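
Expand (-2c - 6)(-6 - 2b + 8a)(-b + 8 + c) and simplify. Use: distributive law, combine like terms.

32bc + 132c + 12c² - 4b²c + 4bc² + 16abc - 176ac - 16ac² + 60b + 288 - 12b² + 48ab - 384a

(-2c - 6)(-6 - 2b + 8a)(-b + 8 + c)
= (12c + 4bc - 16ac + 36 + 12b - 48a)(-b + 8 + c)    [distributive law]
= -12bc + 96c + 12c² - 4b²c + 32bc + 4bc² + 16abc - 128ac - 16ac² - 36b + 288 + 36c - 12b² + 96b + 12bc + 48ab - 384a - 48ac    [distributive law]
= 32bc + 132c + 12c² - 4b²c + 4bc² + 16abc - 176ac - 16ac² + 60b + 288 - 12b² + 48ab - 384a    [combine like terms]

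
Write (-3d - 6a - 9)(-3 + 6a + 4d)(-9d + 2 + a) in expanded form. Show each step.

(-3d - 6a - 9)(-3 + 6a + 4d)(-9d + 2 + a)
= (9d - 18ad - 12d^2 + 18a - 36a^2 - 24ad + 27 - 54a - 36d)(-9d + 2 + a)    [distributive law]
= (-27d - 42ad - 12d^2 - 36a - 36a^2 + 27)(-9d + 2 + a)    [combine like terms]
= 243d^2 - 54d - 27ad + 378ad^2 - 84ad - 42a^2d + 108d^3 - 24d^2 - 12ad^2 + 324ad - 72a - 36a^2 + 324a^2d - 72a^2 - 36a^3 - 243d + 54 + 27a    [distributive law]
= 219d^2 - 297d + 213ad + 366ad^2 + 282a^2d + 108d^3 - 45a - 108a^2 - 36a^3 + 54    [combine like terms]

219d^2 - 297d + 213ad + 366ad^2 + 282a^2d + 108d^3 - 45a - 108a^2 - 36a^3 + 54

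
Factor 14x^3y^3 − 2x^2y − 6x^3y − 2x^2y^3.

2x^2y(7xy^2 − 1 − 3x − y^2)

14x^3y^3 − 2x^2y − 6x^3y − 2x^2y^3
= 2(7x^3y^3 − x^2y − 3x^3y − x^2y^3)    [factor out 2]
= 2x^2y(7xy^2 − 1 − 3x − y^2)    [factor out x^2y]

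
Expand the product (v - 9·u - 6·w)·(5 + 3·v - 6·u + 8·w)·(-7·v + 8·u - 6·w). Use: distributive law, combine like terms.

(v - 9·u - 6·w)·(5 + 3·v - 6·u + 8·w)·(-7·v + 8·u - 6·w)
= (5·v + 3·v² - 6·u·v + 8·v·w - 45·u - 27·u·v + 54·u² - 72·u·w - 30·w - 18·v·w + 36·u·w - 48·w²)·(-7·v + 8·u - 6·w)    [distributive law]
= (5·v + 3·v² - 33·u·v - 10·v·w - 45·u + 54·u² - 36·u·w - 30·w - 48·w²)·(-7·v + 8·u - 6·w)    [combine like terms]
= -35·v² + 40·u·v - 30·v·w - 21·v³ + 24·u·v² - 18·v²·w + 231·u·v² - 264·u²·v + 198·u·v·w + 70·v²·w - 80·u·v·w + 60·v·w² + 315·u·v - 360·u² + 270·u·w - 378·u²·v + 432·u³ - 324·u²·w + 252·u·v·w - 288·u²·w + 216·u·w² + 210·v·w - 240·u·w + 180·w² + 336·v·w² - 384·u·w² + 288·w³    [distributive law]
= -35·v² + 355·u·v + 180·v·w - 21·v³ + 255·u·v² + 52·v²·w - 642·u²·v + 370·u·v·w + 396·v·w² - 360·u² + 30·u·w + 432·u³ - 612·u²·w - 168·u·w² + 180·w² + 288·w³    [combine like terms]

-35·v² + 355·u·v + 180·v·w - 21·v³ + 255·u·v² + 52·v²·w - 642·u²·v + 370·u·v·w + 396·v·w² - 360·u² + 30·u·w + 432·u³ - 612·u²·w - 168·u·w² + 180·w² + 288·w³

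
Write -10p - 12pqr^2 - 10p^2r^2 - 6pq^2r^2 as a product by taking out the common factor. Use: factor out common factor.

2p(-5 - 6qr^2 - 5pr^2 - 3q^2r^2)

-10p - 12pqr^2 - 10p^2r^2 - 6pq^2r^2
= 2(-5p - 6pqr^2 - 5p^2r^2 - 3pq^2r^2)    [factor out 2]
= 2p(-5 - 6qr^2 - 5pr^2 - 3q^2r^2)    [factor out p]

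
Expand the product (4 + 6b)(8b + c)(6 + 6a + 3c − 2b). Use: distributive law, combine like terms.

192b + 192ab + 124bc + 224b² + 24c + 24ac + 12c² + 288ab² + 132b²c − 96b³ + 36abc + 18bc²

(4 + 6b)(8b + c)(6 + 6a + 3c − 2b)
= (32b + 4c + 48b² + 6bc)(6 + 6a + 3c − 2b)    [distributive law]
= 192b + 192ab + 96bc − 64b² + 24c + 24ac + 12c² − 8bc + 288b² + 288ab² + 144b²c − 96b³ + 36bc + 36abc + 18bc² − 12b²c    [distributive law]
= 192b + 192ab + 124bc + 224b² + 24c + 24ac + 12c² + 288ab² + 132b²c − 96b³ + 36abc + 18bc²    [combine like terms]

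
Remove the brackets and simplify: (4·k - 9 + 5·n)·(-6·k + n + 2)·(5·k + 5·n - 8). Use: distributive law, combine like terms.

(4·k - 9 + 5·n)·(-6·k + n + 2)·(5·k + 5·n - 8)
= (-24·k² + 4·k·n + 8·k + 54·k - 9·n - 18 - 30·k·n + 5·n² + 10·n)·(5·k + 5·n - 8)    [distributive law]
= (-24·k² - 26·k·n + 62·k + n - 18 + 5·n²)·(5·k + 5·n - 8)    [combine like terms]
= -120·k³ - 120·k²·n + 192·k² - 130·k²·n - 130·k·n² + 208·k·n + 310·k² + 310·k·n - 496·k + 5·k·n + 5·n² - 8·n - 90·k - 90·n + 144 + 25·k·n² + 25·n³ - 40·n²    [distributive law]
= -120·k³ - 250·k²·n + 502·k² - 105·k·n² + 523·k·n - 586·k - 35·n² - 98·n + 144 + 25·n³    [combine like terms]

-120·k³ - 250·k²·n + 502·k² - 105·k·n² + 523·k·n - 586·k - 35·n² - 98·n + 144 + 25·n³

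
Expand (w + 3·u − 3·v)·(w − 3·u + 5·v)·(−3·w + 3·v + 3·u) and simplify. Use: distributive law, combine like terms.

(w + 3·u − 3·v)·(w − 3·u + 5·v)·(−3·w + 3·v + 3·u)
= (w² − 3·u·w + 5·v·w + 3·u·w − 9·u² + 15·u·v − 3·v·w + 9·u·v − 15·v²)·(−3·w + 3·v + 3·u)    [distributive law]
= (w² + 2·v·w − 9·u² + 24·u·v − 15·v²)·(−3·w + 3·v + 3·u)    [combine like terms]
= −3·w³ + 3·v·w² + 3·u·w² − 6·v·w² + 6·v²·w + 6·u·v·w + 27·u²·w − 27·u²·v − 27·u³ − 72·u·v·w + 72·u·v² + 72·u²·v + 45·v²·w − 45·v³ − 45·u·v²    [distributive law]
= −3·w³ − 3·v·w² + 3·u·w² + 51·v²·w − 66·u·v·w + 27·u²·w + 45·u²·v − 27·u³ + 27·u·v² − 45·v³    [combine like terms]

−3·w³ − 3·v·w² + 3·u·w² + 51·v²·w − 66·u·v·w + 27·u²·w + 45·u²·v − 27·u³ + 27·u·v² − 45·v³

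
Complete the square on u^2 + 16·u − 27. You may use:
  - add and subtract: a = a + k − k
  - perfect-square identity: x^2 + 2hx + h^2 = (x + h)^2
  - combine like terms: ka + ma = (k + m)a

(u + 8)^2 − 91

u^2 + 16·u − 27
= u^2 + 16·u + 64 − 64 − 27    [add and subtract 64]
= (u + 8)^2 − 64 − 27    [perfect-square identity]
= (u + 8)^2 − 91    [combine constants]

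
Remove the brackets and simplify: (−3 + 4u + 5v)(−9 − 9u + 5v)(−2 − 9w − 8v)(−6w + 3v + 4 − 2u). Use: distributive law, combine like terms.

−648w − 546v − 216 + 180u + 1458w^2 + 2007vw + 702uw + 1432v^2 + 734uv + 252u^2 − 486uw^2 − 669uvw + 702u^2w + 306uv^2 + 1124u^2v − 3240vw^2 − 1860v^2w + 490v^3 − 144u^3 − 1944u^2w^2 − 1206u^2vw − 648u^3w + 464u^2v^2 − 576u^3v − 1350uvw^2 − 75uv^2w + 1000uv^3 + 1350v^2w^2 + 525v^3w − 600v^4

(−3 + 4u + 5v)(−9 − 9u + 5v)(−2 − 9w − 8v)(−6w + 3v + 4 − 2u)
= (27 + 27u − 15v − 36u − 36u^2 + 20uv − 45v − 45uv + 25v^2)(−2 − 9w − 8v)(−6w + 3v + 4 − 2u)    [distributive law]
= (27 − 9u − 60v − 36u^2 − 25uv + 25v^2)(−2 − 9w − 8v)(−6w + 3v + 4 − 2u)    [combine like terms]
= (−54 − 243w − 216v + 18u + 81uw + 72uv + 120v + 540vw + 480v^2 + 72u^2 + 324u^2w + 288u^2v + 50uv + 225uvw + 200uv^2 − 50v^2 − 225v^2w − 200v^3)(−6w + 3v + 4 − 2u)    [distributive law]
= (−54 − 243w − 96v + 18u + 81uw + 122uv + 540vw + 430v^2 + 72u^2 + 324u^2w + 288u^2v + 225uvw + 200uv^2 − 225v^2w − 200v^3)(−6w + 3v + 4 − 2u)    [combine like terms]
= 324w − 162v − 216 + 108u + 1458w^2 − 729vw − 972w + 486uw + 576vw − 288v^2 − 384v + 192uv − 108uw + 54uv + 72u − 36u^2 − 486uw^2 + 243uvw + 324uw − 162u^2w − 732uvw + 366uv^2 + 488uv − 244u^2v − 3240vw^2 + 1620v^2w + 2160vw − 1080uvw − 2580v^2w + 1290v^3 + 1720v^2 − 860uv^2 − 432u^2w + 216u^2v + 288u^2 − 144u^3 − 1944u^2w^2 + 972u^2vw + 1296u^2w − 648u^3w − 1728u^2vw + 864u^2v^2 + 1152u^2v − 576u^3v − 1350uvw^2 + 675uv^2w + 900uvw − 450u^2vw − 1200uv^2w + 600uv^3 + 800uv^2 − 400u^2v^2 + 1350v^2w^2 − 675v^3w − 900v^2w + 450uv^2w + 1200v^3w − 600v^4 − 800v^3 + 400uv^3    [distributive law]
= −648w − 546v − 216 + 180u + 1458w^2 + 2007vw + 702uw + 1432v^2 + 734uv + 252u^2 − 486uw^2 − 669uvw + 702u^2w + 306uv^2 + 1124u^2v − 3240vw^2 − 1860v^2w + 490v^3 − 144u^3 − 1944u^2w^2 − 1206u^2vw − 648u^3w + 464u^2v^2 − 576u^3v − 1350uvw^2 − 75uv^2w + 1000uv^3 + 1350v^2w^2 + 525v^3w − 600v^4    [combine like terms]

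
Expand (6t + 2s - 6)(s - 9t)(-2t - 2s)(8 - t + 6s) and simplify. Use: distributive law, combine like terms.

(6t + 2s - 6)(s - 9t)(-2t - 2s)(8 - t + 6s)
= (6st - 54t^2 + 2s^2 - 18st - 6s + 54t)(-2t - 2s)(8 - t + 6s)    [distributive law]
= (-12st - 54t^2 + 2s^2 - 6s + 54t)(-2t - 2s)(8 - t + 6s)    [combine like terms]
= (24st^2 + 24s^2t + 108t^3 + 108st^2 - 4s^2t - 4s^3 + 12st + 12s^2 - 108t^2 - 108st)(8 - t + 6s)    [distributive law]
= (132st^2 + 20s^2t + 108t^3 - 4s^3 - 96st + 12s^2 - 108t^2)(8 - t + 6s)    [combine like terms]
= 1056st^2 - 132st^3 + 792s^2t^2 + 160s^2t - 20s^2t^2 + 120s^3t + 864t^3 - 108t^4 + 648st^3 - 32s^3 + 4s^3t - 24s^4 - 768st + 96st^2 - 576s^2t + 96s^2 - 12s^2t + 72s^3 - 864t^2 + 108t^3 - 648st^2    [distributive law]
= 504st^2 + 516st^3 + 772s^2t^2 - 428s^2t + 124s^3t + 972t^3 - 108t^4 + 40s^3 - 24s^4 - 768st + 96s^2 - 864t^2    [combine like terms]

504st^2 + 516st^3 + 772s^2t^2 - 428s^2t + 124s^3t + 972t^3 - 108t^4 + 40s^3 - 24s^4 - 768st + 96s^2 - 864t^2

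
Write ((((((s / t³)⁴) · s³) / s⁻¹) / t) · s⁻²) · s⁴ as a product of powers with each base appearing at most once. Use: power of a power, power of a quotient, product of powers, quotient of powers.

((((((s / t³)⁴) · s³) / s⁻¹) / t) · s⁻²) · s⁴
= ((((((s⁴) / ((t³)⁴)) · s³) / s⁻¹) / t) · s⁻²) · s⁴    [power of a quotient]
= (((((s⁴ / t¹²) · s³) / s⁻¹) / t) · s⁻²) · s⁴    [power of a power]
= s¹⁰·t⁻¹³    [quotient of powers; product of powers]

s¹⁰·t⁻¹³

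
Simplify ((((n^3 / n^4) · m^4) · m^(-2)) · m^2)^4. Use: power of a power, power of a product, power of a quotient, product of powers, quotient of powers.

m^16n^(-4)

((((n^3 / n^4) · m^4) · m^(-2)) · m^2)^4
= ((((n^3 / n^4) · m^4) · m^(-2))^4) · ((m^2)^4)    [power of a product]
= ((((n^3 / n^4) · m^4)^4) · ((m^(-2))^4)) · ((m^2)^4)    [power of a product]
= ((((n^3 / n^4)^4) · ((m^4)^4)) · ((m^(-2))^4)) · ((m^2)^4)    [power of a product]
= (((((n^3)^4) / ((n^4)^4)) · ((m^4)^4)) · ((m^(-2))^4)) · ((m^2)^4)    [power of a quotient]
= (((n^12 / ((n^4)^4)) · ((m^4)^4)) · ((m^(-2))^4)) · ((m^2)^4)    [power of a power]
= (((n^12 / n^16) · ((m^4)^4)) · ((m^(-2))^4)) · ((m^2)^4)    [power of a power]
= ((n^(-4) · ((m^4)^4)) · ((m^(-2))^4)) · ((m^2)^4)    [quotient of powers]
= ((n^(-4) · m^16) · ((m^(-2))^4)) · ((m^2)^4)    [power of a power]
= ((n^(-4) · m^16) · m^(-8)) · ((m^2)^4)    [power of a power]
= ((n^(-4) · m^16) · m^(-8)) · m^8    [power of a power]
= m^16n^(-4)    [product of powers]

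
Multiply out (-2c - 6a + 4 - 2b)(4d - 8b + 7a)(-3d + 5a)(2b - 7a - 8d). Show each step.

(-2c - 6a + 4 - 2b)(4d - 8b + 7a)(-3d + 5a)(2b - 7a - 8d)
= (-8cd + 16bc - 14ac - 24ad + 48ab - 42a² + 16d - 32b + 28a - 8bd + 16b² - 14ab)(-3d + 5a)(2b - 7a - 8d)    [distributive law]
= (-8cd + 16bc - 14ac - 24ad + 34ab - 42a² + 16d - 32b + 28a - 8bd + 16b²)(-3d + 5a)(2b - 7a - 8d)    [combine like terms]
= (24cd² - 40acd - 48bcd + 80abc + 42acd - 70a²c + 72ad² - 120a²d - 102abd + 170a²b + 126a²d - 210a³ - 48d² + 80ad + 96bd - 160ab - 84ad + 140a² + 24bd² - 40abd - 48b²d + 80ab²)(2b - 7a - 8d)    [distributive law]
= (24cd² + 2acd - 48bcd + 80abc - 70a²c + 72ad² + 6a²d - 142abd + 170a²b - 210a³ - 48d² - 4ad + 96bd - 160ab + 140a² + 24bd² - 48b²d + 80ab²)(2b - 7a - 8d)    [combine like terms]
= 48bcd² - 168acd² - 192cd³ + 4abcd - 14a²cd - 16acd² - 96b²cd + 336abcd + 384bcd² + 160ab²c - 560a²bc - 640abcd - 140a²bc + 490a³c + 560a²cd + 144abd² - 504a²d² - 576ad³ + 12a²bd - 42a³d - 48a²d² - 284ab²d + 994a²bd + 1136abd² + 340a²b² - 1190a³b - 1360a²bd - 420a³b + 1470a⁴ + 1680a³d - 96bd² + 336ad² + 384d³ - 8abd + 28a²d + 32ad² + 192b²d - 672abd - 768bd² - 320ab² + 1120a²b + 1280abd + 280a²b - 980a³ - 1120a²d + 48b²d² - 168abd² - 192bd³ - 96b³d + 336ab²d + 384b²d² + 160ab³ - 560a²b² - 640ab²d    [distributive law]
= 432bcd² - 184acd² - 192cd³ - 300abcd + 546a²cd - 96b²cd + 160ab²c - 700a²bc + 490a³c + 1112abd² - 552a²d² - 576ad³ - 354a²bd + 1638a³d - 588ab²d - 220a²b² - 1610a³b + 1470a⁴ - 864bd² + 368ad² + 384d³ + 600abd - 1092a²d + 192b²d - 320ab² + 1400a²b - 980a³ + 432b²d² - 192bd³ - 96b³d + 160ab³    [combine like terms]

432bcd² - 184acd² - 192cd³ - 300abcd + 546a²cd - 96b²cd + 160ab²c - 700a²bc + 490a³c + 1112abd² - 552a²d² - 576ad³ - 354a²bd + 1638a³d - 588ab²d - 220a²b² - 1610a³b + 1470a⁴ - 864bd² + 368ad² + 384d³ + 600abd - 1092a²d + 192b²d - 320ab² + 1400a²b - 980a³ + 432b²d² - 192bd³ - 96b³d + 160ab³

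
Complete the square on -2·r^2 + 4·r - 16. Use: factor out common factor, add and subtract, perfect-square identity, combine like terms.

-2·r^2 + 4·r - 16
= -2(r^2 - 2·r) - 16    [factor out -2 from the r-terms]
= -2(r^2 - 2·r + 1 - 1) - 16    [add and subtract 1 inside the bracket]
= -2(r - 1)^2 + 2 - 16    [perfect-square identity]
= -2(r - 1)^2 - 14    [combine constants]

-2(r - 1)^2 - 14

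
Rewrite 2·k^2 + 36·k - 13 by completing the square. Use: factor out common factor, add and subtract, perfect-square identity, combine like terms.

2·k^2 + 36·k - 13
= 2(k^2 + 18·k) - 13    [factor out 2 from the k-terms]
= 2(k^2 + 18·k + 81 - 81) - 13    [add and subtract 81 inside the bracket]
= 2(k + 9)^2 - 162 - 13    [perfect-square identity]
= 2(k + 9)^2 - 175    [combine constants]

2(k + 9)^2 - 175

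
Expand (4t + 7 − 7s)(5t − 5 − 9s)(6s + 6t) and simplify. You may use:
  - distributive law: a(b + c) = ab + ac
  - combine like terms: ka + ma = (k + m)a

−306st^2 + 120t^3 − 78st + 90t^2 − 48s^2t − 210s − 210t − 168s^2 + 378s^3

(4t + 7 − 7s)(5t − 5 − 9s)(6s + 6t)
= (20t^2 − 20t − 36st + 35t − 35 − 63s − 35st + 35s + 63s^2)(6s + 6t)    [distributive law]
= (20t^2 + 15t − 71st − 35 − 28s + 63s^2)(6s + 6t)    [combine like terms]
= 120st^2 + 120t^3 + 90st + 90t^2 − 426s^2t − 426st^2 − 210s − 210t − 168s^2 − 168st + 378s^3 + 378s^2t    [distributive law]
= −306st^2 + 120t^3 − 78st + 90t^2 − 48s^2t − 210s − 210t − 168s^2 + 378s^3    [combine like terms]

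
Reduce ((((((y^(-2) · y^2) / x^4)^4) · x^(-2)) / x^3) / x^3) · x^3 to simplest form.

((((((y^(-2) · y^2) / x^4)^4) · x^(-2)) / x^3) / x^3) · x^3
= ((((((y^(-2) · y^2)^4) / ((x^4)^4)) · x^(-2)) / x^3) / x^3) · x^3    [power of a quotient]
= (((((((y^(-2))^4) · ((y^2)^4)) / ((x^4)^4)) · x^(-2)) / x^3) / x^3) · x^3    [power of a product]
= (((((y^(-8) · ((y^2)^4)) / ((x^4)^4)) · x^(-2)) / x^3) / x^3) · x^3    [power of a power]
= (((((y^(-8) · y^8) / ((x^4)^4)) · x^(-2)) / x^3) / x^3) · x^3    [power of a power]
= ((((y^0 / ((x^4)^4)) · x^(-2)) / x^3) / x^3) · x^3    [product of powers]
= ((((y^0 / x^16) · x^(-2)) / x^3) / x^3) · x^3    [power of a power]
= x^(-21)    [quotient of powers; product of powers]

x^(-21)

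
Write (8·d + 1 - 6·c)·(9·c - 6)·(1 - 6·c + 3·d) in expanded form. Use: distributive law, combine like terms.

(8·d + 1 - 6·c)·(9·c - 6)·(1 - 6·c + 3·d)
= (72·c·d - 48·d + 9·c - 6 - 54·c^2 + 36·c)·(1 - 6·c + 3·d)    [distributive law]
= (72·c·d - 48·d + 45·c - 6 - 54·c^2)·(1 - 6·c + 3·d)    [combine like terms]
= 72·c·d - 432·c^2·d + 216·c·d^2 - 48·d + 288·c·d - 144·d^2 + 45·c - 270·c^2 + 135·c·d - 6 + 36·c - 18·d - 54·c^2 + 324·c^3 - 162·c^2·d    [distributive law]
= 495·c·d - 594·c^2·d + 216·c·d^2 - 66·d - 144·d^2 + 81·c - 324·c^2 - 6 + 324·c^3    [combine like terms]

495·c·d - 594·c^2·d + 216·c·d^2 - 66·d - 144·d^2 + 81·c - 324·c^2 - 6 + 324·c^3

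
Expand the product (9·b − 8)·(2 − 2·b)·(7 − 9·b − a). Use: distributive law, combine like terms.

(9·b − 8)·(2 − 2·b)·(7 − 9·b − a)
= (18·b − 18·b² − 16 + 16·b)·(7 − 9·b − a)    [distributive law]
= (34·b − 18·b² − 16)·(7 − 9·b − a)    [combine like terms]
= 238·b − 306·b² − 34·a·b − 126·b² + 162·b³ + 18·a·b² − 112 + 144·b + 16·a    [distributive law]
= 382·b − 432·b² − 34·a·b + 162·b³ + 18·a·b² − 112 + 16·a    [combine like terms]

382·b − 432·b² − 34·a·b + 162·b³ + 18·a·b² − 112 + 16·a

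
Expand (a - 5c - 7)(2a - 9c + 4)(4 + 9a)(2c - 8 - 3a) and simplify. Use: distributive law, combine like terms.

(a - 5c - 7)(2a - 9c + 4)(4 + 9a)(2c - 8 - 3a)
= (2a^2 - 9ac + 4a - 10ac + 45c^2 - 20c - 14a + 63c - 28)(4 + 9a)(2c - 8 - 3a)    [distributive law]
= (2a^2 - 19ac - 10a + 45c^2 + 43c - 28)(4 + 9a)(2c - 8 - 3a)    [combine like terms]
= (8a^2 + 18a^3 - 76ac - 171a^2c - 40a - 90a^2 + 180c^2 + 405ac^2 + 172c + 387ac - 112 - 252a)(2c - 8 - 3a)    [distributive law]
= (-82a^2 + 18a^3 + 311ac - 171a^2c - 292a + 180c^2 + 405ac^2 + 172c - 112)(2c - 8 - 3a)    [combine like terms]
= -164a^2c + 656a^2 + 246a^3 + 36a^3c - 144a^3 - 54a^4 + 622ac^2 - 2488ac - 933a^2c - 342a^2c^2 + 1368a^2c + 513a^3c - 584ac + 2336a + 876a^2 + 360c^3 - 1440c^2 - 540ac^2 + 810ac^3 - 3240ac^2 - 1215a^2c^2 + 344c^2 - 1376c - 516ac - 224c + 896 + 336a    [distributive law]
= 271a^2c + 1532a^2 + 102a^3 + 549a^3c - 54a^4 - 3158ac^2 - 3588ac - 1557a^2c^2 + 2672a + 360c^3 - 1096c^2 + 810ac^3 - 1600c + 896    [combine like terms]

271a^2c + 1532a^2 + 102a^3 + 549a^3c - 54a^4 - 3158ac^2 - 3588ac - 1557a^2c^2 + 2672a + 360c^3 - 1096c^2 + 810ac^3 - 1600c + 896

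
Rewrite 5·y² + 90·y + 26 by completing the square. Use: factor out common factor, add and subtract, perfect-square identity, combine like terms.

5(y + 9)² − 379

5·y² + 90·y + 26
= 5(y² + 18·y) + 26    [factor out 5 from the y-terms]
= 5(y² + 18·y + 81 − 81) + 26    [add and subtract 81 inside the bracket]
= 5(y + 9)² − 405 + 26    [perfect-square identity]
= 5(y + 9)² − 379    [combine constants]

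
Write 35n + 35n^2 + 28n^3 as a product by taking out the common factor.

35n + 35n^2 + 28n^3
= 7(5n + 5n^2 + 4n^3)    [factor out 7]
= 7n(5 + 5n + 4n^2)    [factor out n]

7n(5 + 5n + 4n^2)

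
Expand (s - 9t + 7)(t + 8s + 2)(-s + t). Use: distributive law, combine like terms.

79s²t - 62st² - 8s³ - 58s² + 69st - 9t³ - 11t² - 14s + 14t

(s - 9t + 7)(t + 8s + 2)(-s + t)
= (st + 8s² + 2s - 9t² - 72st - 18t + 7t + 56s + 14)(-s + t)    [distributive law]
= (-71st + 8s² + 58s - 9t² - 11t + 14)(-s + t)    [combine like terms]
= 71s²t - 71st² - 8s³ + 8s²t - 58s² + 58st + 9st² - 9t³ + 11st - 11t² - 14s + 14t    [distributive law]
= 79s²t - 62st² - 8s³ - 58s² + 69st - 9t³ - 11t² - 14s + 14t    [combine like terms]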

○ ○ ○ ○ ○ ○ ○

[Assigned task]
Copy out precisely the lines from the line with "Complete the square on -2·r^2" to the line with "- distributive law: a(b + c) = ab + ac" in the material above, including those two lines and omitting all the rest.

[Task solution]
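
Complete the square on -2·r^2 + 4·r - 16. Use: factor out common factor, add and subtract, perfect-square identity, combine like terms.

-2·r^2 + 4·r - 16
= -2(r^2 - 2·r) - 16    [factor out -2 from the r-terms]
= -2(r^2 - 2·r + 1 - 1) - 16    [add and subtract 1 inside the bracket]
= -2(r - 1)^2 + 2 - 16    [perfect-square identity]
= -2(r - 1)^2 - 14    [combine constants]

-2(r - 1)^2 - 14

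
Rewrite 2·k^2 + 36·k - 13 by completing the square. Use: factor out common factor, add and subtract, perfect-square identity, combine like terms.

2·k^2 + 36·k - 13
= 2(k^2 + 18·k) - 13    [factor out 2 from the k-terms]
= 2(k^2 + 18·k + 81 - 81) - 13    [add and subtract 81 inside the bracket]
= 2(k + 9)^2 - 162 - 13    [perfect-square identity]
= 2(k + 9)^2 - 175    [combine constants]

2(k + 9)^2 - 175

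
Expand (4t + 7 − 7s)(5t − 5 − 9s)(6s + 6t) and simplify. You may use:
  - distributive law: a(b + c) = ab + ac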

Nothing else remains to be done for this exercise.